◆ **Description of the task**: Using the records that follow, work out the number of lines with the word "Initial" in them; reply with that number only.

◆ **Dataset extract**:
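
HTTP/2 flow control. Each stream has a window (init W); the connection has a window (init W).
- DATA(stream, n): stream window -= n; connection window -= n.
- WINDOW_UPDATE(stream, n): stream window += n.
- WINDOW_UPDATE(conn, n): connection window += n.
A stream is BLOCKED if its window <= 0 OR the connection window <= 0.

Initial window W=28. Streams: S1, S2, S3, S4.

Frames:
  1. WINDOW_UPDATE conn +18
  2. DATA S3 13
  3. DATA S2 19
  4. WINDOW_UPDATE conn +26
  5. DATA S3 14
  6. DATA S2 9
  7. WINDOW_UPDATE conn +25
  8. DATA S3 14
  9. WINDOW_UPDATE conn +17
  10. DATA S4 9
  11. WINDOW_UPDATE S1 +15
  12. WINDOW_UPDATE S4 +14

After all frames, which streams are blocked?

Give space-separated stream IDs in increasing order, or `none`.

Answer: S2 S3

Derivation:
Op 1: conn=46 S1=28 S2=28 S3=28 S4=28 blocked=[]
Op 2: conn=33 S1=28 S2=28 S3=15 S4=28 blocked=[]
Op 3: conn=14 S1=28 S2=9 S3=15 S4=28 blocked=[]
Op 4: conn=40 S1=28 S2=9 S3=15 S4=28 blocked=[]
Op 5: conn=26 S1=28 S2=9 S3=1 S4=28 blocked=[]
Op 6: conn=17 S1=28 S2=0 S3=1 S4=28 blocked=[2]
Op 7: conn=42 S1=28 S2=0 S3=1 S4=28 blocked=[2]
Op 8: conn=28 S1=28 S2=0 S3=-13 S4=28 blocked=[2, 3]
Op 9: conn=45 S1=28 S2=0 S3=-13 S4=28 blocked=[2, 3]
Op 10: conn=36 S1=28 S2=0 S3=-13 S4=19 blocked=[2, 3]
Op 11: conn=36 S1=43 S2=0 S3=-13 S4=19 blocked=[2, 3]
Op 12: conn=36 S1=43 S2=0 S3=-13 S4=33 blocked=[2, 3]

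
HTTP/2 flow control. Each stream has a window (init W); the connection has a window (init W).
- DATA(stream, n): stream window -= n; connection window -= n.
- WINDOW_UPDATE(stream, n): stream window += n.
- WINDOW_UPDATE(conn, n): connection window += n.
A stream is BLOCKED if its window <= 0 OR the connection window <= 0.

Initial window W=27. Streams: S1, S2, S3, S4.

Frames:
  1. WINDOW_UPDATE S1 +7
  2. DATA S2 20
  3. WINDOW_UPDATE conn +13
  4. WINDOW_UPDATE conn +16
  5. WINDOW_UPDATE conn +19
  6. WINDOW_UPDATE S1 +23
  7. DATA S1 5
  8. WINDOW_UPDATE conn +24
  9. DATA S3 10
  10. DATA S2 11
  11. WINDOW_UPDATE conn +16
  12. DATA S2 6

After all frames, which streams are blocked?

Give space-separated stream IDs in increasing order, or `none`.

Op 1: conn=27 S1=34 S2=27 S3=27 S4=27 blocked=[]
Op 2: conn=7 S1=34 S2=7 S3=27 S4=27 blocked=[]
Op 3: conn=20 S1=34 S2=7 S3=27 S4=27 blocked=[]
Op 4: conn=36 S1=34 S2=7 S3=27 S4=27 blocked=[]
Op 5: conn=55 S1=34 S2=7 S3=27 S4=27 blocked=[]
Op 6: conn=55 S1=57 S2=7 S3=27 S4=27 blocked=[]
Op 7: conn=50 S1=52 S2=7 S3=27 S4=27 blocked=[]
Op 8: conn=74 S1=52 S2=7 S3=27 S4=27 blocked=[]
Op 9: conn=64 S1=52 S2=7 S3=17 S4=27 blocked=[]
Op 10: conn=53 S1=52 S2=-4 S3=17 S4=27 blocked=[2]
Op 11: conn=69 S1=52 S2=-4 S3=17 S4=27 blocked=[2]
Op 12: conn=63 S1=52 S2=-10 S3=17 S4=27 blocked=[2]

Answer: S2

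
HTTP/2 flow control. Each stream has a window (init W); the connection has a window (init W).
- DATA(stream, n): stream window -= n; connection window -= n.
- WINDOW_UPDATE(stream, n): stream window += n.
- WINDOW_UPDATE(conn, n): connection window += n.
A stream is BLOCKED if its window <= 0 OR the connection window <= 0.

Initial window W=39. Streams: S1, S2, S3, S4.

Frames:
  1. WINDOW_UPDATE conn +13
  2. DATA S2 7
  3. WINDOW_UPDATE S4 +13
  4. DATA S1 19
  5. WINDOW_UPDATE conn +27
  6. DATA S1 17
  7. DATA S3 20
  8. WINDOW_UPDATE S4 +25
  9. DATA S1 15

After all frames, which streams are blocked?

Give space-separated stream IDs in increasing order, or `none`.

Op 1: conn=52 S1=39 S2=39 S3=39 S4=39 blocked=[]
Op 2: conn=45 S1=39 S2=32 S3=39 S4=39 blocked=[]
Op 3: conn=45 S1=39 S2=32 S3=39 S4=52 blocked=[]
Op 4: conn=26 S1=20 S2=32 S3=39 S4=52 blocked=[]
Op 5: conn=53 S1=20 S2=32 S3=39 S4=52 blocked=[]
Op 6: conn=36 S1=3 S2=32 S3=39 S4=52 blocked=[]
Op 7: conn=16 S1=3 S2=32 S3=19 S4=52 blocked=[]
Op 8: conn=16 S1=3 S2=32 S3=19 S4=77 blocked=[]
Op 9: conn=1 S1=-12 S2=32 S3=19 S4=77 blocked=[1]

Answer: S1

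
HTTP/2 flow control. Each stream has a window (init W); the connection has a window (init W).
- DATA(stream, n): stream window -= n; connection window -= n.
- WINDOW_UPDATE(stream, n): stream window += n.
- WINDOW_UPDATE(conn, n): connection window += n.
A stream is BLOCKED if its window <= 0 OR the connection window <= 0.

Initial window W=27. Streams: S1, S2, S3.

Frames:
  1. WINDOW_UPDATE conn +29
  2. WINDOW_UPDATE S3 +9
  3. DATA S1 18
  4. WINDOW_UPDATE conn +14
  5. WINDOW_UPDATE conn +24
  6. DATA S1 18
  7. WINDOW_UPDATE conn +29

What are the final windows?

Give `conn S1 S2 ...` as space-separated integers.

Answer: 87 -9 27 36

Derivation:
Op 1: conn=56 S1=27 S2=27 S3=27 blocked=[]
Op 2: conn=56 S1=27 S2=27 S3=36 blocked=[]
Op 3: conn=38 S1=9 S2=27 S3=36 blocked=[]
Op 4: conn=52 S1=9 S2=27 S3=36 blocked=[]
Op 5: conn=76 S1=9 S2=27 S3=36 blocked=[]
Op 6: conn=58 S1=-9 S2=27 S3=36 blocked=[1]
Op 7: conn=87 S1=-9 S2=27 S3=36 blocked=[1]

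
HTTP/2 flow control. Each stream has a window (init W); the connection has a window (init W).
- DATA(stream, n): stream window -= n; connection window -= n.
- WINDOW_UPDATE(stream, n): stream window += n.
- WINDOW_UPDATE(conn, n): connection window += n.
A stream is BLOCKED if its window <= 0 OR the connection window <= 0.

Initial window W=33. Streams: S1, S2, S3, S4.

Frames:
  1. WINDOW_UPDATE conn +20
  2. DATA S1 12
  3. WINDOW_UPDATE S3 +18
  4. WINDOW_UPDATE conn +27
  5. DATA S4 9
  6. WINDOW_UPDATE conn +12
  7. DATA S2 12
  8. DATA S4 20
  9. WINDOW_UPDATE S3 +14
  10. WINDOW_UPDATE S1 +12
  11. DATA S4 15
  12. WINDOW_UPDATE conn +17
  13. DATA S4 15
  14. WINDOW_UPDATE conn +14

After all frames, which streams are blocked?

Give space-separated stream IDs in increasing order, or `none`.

Answer: S4

Derivation:
Op 1: conn=53 S1=33 S2=33 S3=33 S4=33 blocked=[]
Op 2: conn=41 S1=21 S2=33 S3=33 S4=33 blocked=[]
Op 3: conn=41 S1=21 S2=33 S3=51 S4=33 blocked=[]
Op 4: conn=68 S1=21 S2=33 S3=51 S4=33 blocked=[]
Op 5: conn=59 S1=21 S2=33 S3=51 S4=24 blocked=[]
Op 6: conn=71 S1=21 S2=33 S3=51 S4=24 blocked=[]
Op 7: conn=59 S1=21 S2=21 S3=51 S4=24 blocked=[]
Op 8: conn=39 S1=21 S2=21 S3=51 S4=4 blocked=[]
Op 9: conn=39 S1=21 S2=21 S3=65 S4=4 blocked=[]
Op 10: conn=39 S1=33 S2=21 S3=65 S4=4 blocked=[]
Op 11: conn=24 S1=33 S2=21 S3=65 S4=-11 blocked=[4]
Op 12: conn=41 S1=33 S2=21 S3=65 S4=-11 blocked=[4]
Op 13: conn=26 S1=33 S2=21 S3=65 S4=-26 blocked=[4]
Op 14: conn=40 S1=33 S2=21 S3=65 S4=-26 blocked=[4]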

◆ **Answer section**: 5